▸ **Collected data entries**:
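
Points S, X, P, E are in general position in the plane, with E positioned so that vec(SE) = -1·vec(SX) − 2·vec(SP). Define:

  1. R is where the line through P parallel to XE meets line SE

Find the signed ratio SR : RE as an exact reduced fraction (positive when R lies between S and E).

SR:RE = -1/2

Choose coordinates S = (0, 0), X = (1, 0), P = (0, 1), E = (-1, -2).
1. R is where the line through P parallel to XE meets line SE ⇒ R = (1, 2)
R = S + t·(E−S) with t = -1, so SR:RE = t:(1−t) = -1:2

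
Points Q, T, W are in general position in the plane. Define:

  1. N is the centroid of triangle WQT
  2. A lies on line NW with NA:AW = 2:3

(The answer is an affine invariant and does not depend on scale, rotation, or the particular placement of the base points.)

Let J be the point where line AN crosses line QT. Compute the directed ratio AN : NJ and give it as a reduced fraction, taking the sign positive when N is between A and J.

AN:NJ = 4/5

Work in coordinates with Q = (0, 0), T = (1, 0), W = (0, 1).
1. N is the centroid of triangle WQT ⇒ N = (1/3, 1/3)
2. A lies on line NW with NA:AW = 2:3 ⇒ A = (1/5, 3/5)
line AN meets QT at J = (1/2, 0)
N = A + t·(J−A) with t = 4/9, so AN:NJ = 4/9:5/9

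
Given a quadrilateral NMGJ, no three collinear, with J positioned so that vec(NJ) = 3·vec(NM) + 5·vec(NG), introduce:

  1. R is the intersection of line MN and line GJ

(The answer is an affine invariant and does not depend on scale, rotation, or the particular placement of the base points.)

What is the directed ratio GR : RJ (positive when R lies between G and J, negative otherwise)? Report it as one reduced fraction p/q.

GR:RJ = -1/5

Set N = (0, 0), M = (1, 0), G = (0, 1), J = (3, 5); any affine frame gives the same invariant.
1. R is the intersection of line MN and line GJ ⇒ R = (-3/4, 0)
R = G + t·(J−G) with t = -1/4, so GR:RJ = t:(1−t) = -1/4:5/4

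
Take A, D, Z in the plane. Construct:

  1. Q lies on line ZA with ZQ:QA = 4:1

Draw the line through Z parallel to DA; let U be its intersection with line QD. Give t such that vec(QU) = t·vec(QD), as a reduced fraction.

Choose coordinates A = (0, 0), D = (1, 0), Z = (0, 1).
1. Q lies on line ZA with ZQ:QA = 4:1 ⇒ Q = (0, 1/5)
through Z parallel to DA: direction (-1, 0); meets QD at U = (-4, 1)
U = Q + t·(D−Q) with t = -4

t = -4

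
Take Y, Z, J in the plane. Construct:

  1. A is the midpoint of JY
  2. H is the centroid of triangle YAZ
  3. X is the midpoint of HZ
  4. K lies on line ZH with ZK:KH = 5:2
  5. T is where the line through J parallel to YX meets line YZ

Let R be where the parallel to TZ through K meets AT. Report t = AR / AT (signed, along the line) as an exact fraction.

t = 16/21

Assign Y = (0, 0), Z = (1, 0), J = (0, 1) — the answer is frame-independent, so this choice is without loss of generality.
1. A is the midpoint of JY ⇒ A = (0, 1/2)
2. H is the centroid of triangle YAZ ⇒ H = (1/3, 1/6)
3. X is the midpoint of HZ ⇒ X = (2/3, 1/12)
4. K lies on line ZH with ZK:KH = 5:2 ⇒ K = (11/21, 5/42)
5. T is where the line through J parallel to YX meets line YZ ⇒ T = (-8, 0)
through K parallel to TZ: direction (9, 0); meets AT at R = (-128/21, 5/42)
R = A + t·(T−A) with t = 16/21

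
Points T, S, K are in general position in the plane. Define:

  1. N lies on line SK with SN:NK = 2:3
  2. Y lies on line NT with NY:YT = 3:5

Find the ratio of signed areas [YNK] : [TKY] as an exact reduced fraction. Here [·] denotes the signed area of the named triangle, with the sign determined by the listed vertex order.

Assign T = (0, 0), S = (1, 0), K = (0, 1) — the answer is frame-independent, so this choice is without loss of generality.
1. N lies on line SK with SN:NK = 2:3 ⇒ N = (3/5, 2/5)
2. Y lies on line NT with NY:YT = 3:5 ⇒ Y = (3/8, 1/4)
2·[YNK] = 9/40, 2·[TKY] = -3/8
[YNK]:[TKY] = 9/40:-3/8 = -3/5

[YNK]:[TKY] = -3/5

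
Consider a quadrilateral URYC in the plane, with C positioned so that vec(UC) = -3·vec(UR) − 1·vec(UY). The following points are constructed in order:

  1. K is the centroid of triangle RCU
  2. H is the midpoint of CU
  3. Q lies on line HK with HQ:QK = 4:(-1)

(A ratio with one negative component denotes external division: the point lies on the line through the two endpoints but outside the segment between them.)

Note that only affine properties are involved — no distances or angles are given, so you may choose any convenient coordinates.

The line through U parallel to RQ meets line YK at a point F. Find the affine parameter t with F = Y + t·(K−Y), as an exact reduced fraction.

Work in coordinates with U = (0, 0), R = (1, 0), Y = (0, 1), C = (-3, -1).
1. K is the centroid of triangle RCU ⇒ K = (-2/3, -1/3)
2. H is the midpoint of CU ⇒ H = (-3/2, -1/2)
3. Q lies on line HK with HQ:QK = 4:(-1) ⇒ Q = (-7/18, -5/18)
through U parallel to RQ: direction (-25/18, -5/18); meets YK at F = (-5/9, -1/9)
F = Y + t·(K−Y) with t = 5/6

t = 5/6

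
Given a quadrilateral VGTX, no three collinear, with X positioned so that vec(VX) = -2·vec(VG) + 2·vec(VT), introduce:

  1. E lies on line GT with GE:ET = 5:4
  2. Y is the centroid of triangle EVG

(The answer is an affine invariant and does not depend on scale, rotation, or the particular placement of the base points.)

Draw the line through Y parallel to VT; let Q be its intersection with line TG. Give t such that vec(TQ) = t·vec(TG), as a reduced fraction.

Assign V = (0, 0), G = (1, 0), T = (0, 1), X = (-2, 2) — the answer is frame-independent, so this choice is without loss of generality.
1. E lies on line GT with GE:ET = 5:4 ⇒ E = (4/9, 5/9)
2. Y is the centroid of triangle EVG ⇒ Y = (13/27, 5/27)
through Y parallel to VT: direction (0, 1); meets TG at Q = (13/27, 14/27)
Q = T + t·(G−T) with t = 13/27

t = 13/27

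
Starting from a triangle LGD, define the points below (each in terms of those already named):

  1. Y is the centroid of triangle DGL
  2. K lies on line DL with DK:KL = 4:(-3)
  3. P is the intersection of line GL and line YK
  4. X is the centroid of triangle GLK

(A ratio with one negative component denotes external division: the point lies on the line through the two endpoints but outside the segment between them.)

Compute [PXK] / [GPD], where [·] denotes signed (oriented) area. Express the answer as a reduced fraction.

Work in coordinates with L = (0, 0), G = (1, 0), D = (0, 1).
1. Y is the centroid of triangle DGL ⇒ Y = (1/3, 1/3)
2. K lies on line DL with DK:KL = 4:(-3) ⇒ K = (0, -3)
3. P is the intersection of line GL and line YK ⇒ P = (3/10, 0)
4. X is the centroid of triangle GLK ⇒ X = (1/3, -1)
2·[PXK] = -2/5, 2·[GPD] = -7/10
[PXK]:[GPD] = -2/5:-7/10 = 4/7

[PXK]:[GPD] = 4/7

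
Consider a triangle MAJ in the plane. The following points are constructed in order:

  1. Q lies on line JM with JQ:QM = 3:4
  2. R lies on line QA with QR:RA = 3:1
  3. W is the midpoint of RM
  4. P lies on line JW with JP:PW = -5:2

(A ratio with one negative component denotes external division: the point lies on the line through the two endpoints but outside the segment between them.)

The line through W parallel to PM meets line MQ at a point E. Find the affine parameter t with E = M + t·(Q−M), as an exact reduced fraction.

t = 7/10

Assign M = (0, 0), A = (1, 0), J = (0, 1) — the answer is frame-independent, so this choice is without loss of generality.
1. Q lies on line JM with JQ:QM = 3:4 ⇒ Q = (0, 4/7)
2. R lies on line QA with QR:RA = 3:1 ⇒ R = (3/4, 1/7)
3. W is the midpoint of RM ⇒ W = (3/8, 1/14)
4. P lies on line JW with JP:PW = -5:2 ⇒ P = (5/8, -23/42)
through W parallel to PM: direction (-5/8, 23/42); meets MQ at E = (0, 2/5)
E = M + t·(Q−M) with t = 7/10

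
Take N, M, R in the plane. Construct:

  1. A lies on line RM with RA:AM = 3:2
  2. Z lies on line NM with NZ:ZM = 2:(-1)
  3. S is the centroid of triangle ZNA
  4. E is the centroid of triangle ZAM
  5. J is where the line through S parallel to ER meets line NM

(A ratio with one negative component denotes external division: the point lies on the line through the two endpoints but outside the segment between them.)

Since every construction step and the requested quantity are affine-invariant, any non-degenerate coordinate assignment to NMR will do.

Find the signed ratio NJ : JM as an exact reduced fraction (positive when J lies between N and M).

Choose coordinates N = (0, 0), M = (1, 0), R = (0, 1).
1. A lies on line RM with RA:AM = 3:2 ⇒ A = (3/5, 2/5)
2. Z lies on line NM with NZ:ZM = 2:(-1) ⇒ Z = (2, 0)
3. S is the centroid of triangle ZNA ⇒ S = (13/15, 2/15)
4. E is the centroid of triangle ZAM ⇒ E = (6/5, 2/15)
5. J is where the line through S parallel to ER meets line NM ⇒ J = (41/39, 0)
J = N + t·(M−N) with t = 41/39, so NJ:JM = t:(1−t) = 41/39:-2/39

NJ:JM = -41/2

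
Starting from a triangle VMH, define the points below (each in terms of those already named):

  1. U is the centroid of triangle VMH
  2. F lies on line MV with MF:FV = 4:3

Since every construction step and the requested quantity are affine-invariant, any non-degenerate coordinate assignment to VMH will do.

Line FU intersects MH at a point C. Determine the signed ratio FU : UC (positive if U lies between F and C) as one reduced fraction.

Set V = (0, 0), M = (1, 0), H = (0, 1); any affine frame gives the same invariant.
1. U is the centroid of triangle VMH ⇒ U = (1/3, 1/3)
2. F lies on line MV with MF:FV = 4:3 ⇒ F = (3/7, 0)
line FU meets MH at C = (1/5, 4/5)
U = F + t·(C−F) with t = 5/12, so FU:UC = 5/12:7/12

FU:UC = 5/7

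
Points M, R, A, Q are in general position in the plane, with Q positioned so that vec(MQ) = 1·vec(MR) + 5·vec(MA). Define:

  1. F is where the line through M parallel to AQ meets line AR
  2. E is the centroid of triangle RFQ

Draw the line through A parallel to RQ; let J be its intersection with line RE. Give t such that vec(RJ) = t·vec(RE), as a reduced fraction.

t = 15/4

Choose coordinates M = (0, 0), R = (1, 0), A = (0, 1), Q = (1, 5).
1. F is where the line through M parallel to AQ meets line AR ⇒ F = (1/5, 4/5)
2. E is the centroid of triangle RFQ ⇒ E = (11/15, 29/15)
through A parallel to RQ: direction (0, 5); meets RE at J = (0, 29/4)
J = R + t·(E−R) with t = 15/4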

▸ **ABOUT THIS TASK**:
Only the lines with "following" are needed; find them in the records and copy each one.

▸ **TASK OUTPUT**:
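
Consider a quadrilateral URYC in the plane, with C positioned so that vec(UC) = -3·vec(UR) − 1·vec(UY). The following points are constructed in order:
Consider a triangle MAJ in the plane. The following points are constructed in order: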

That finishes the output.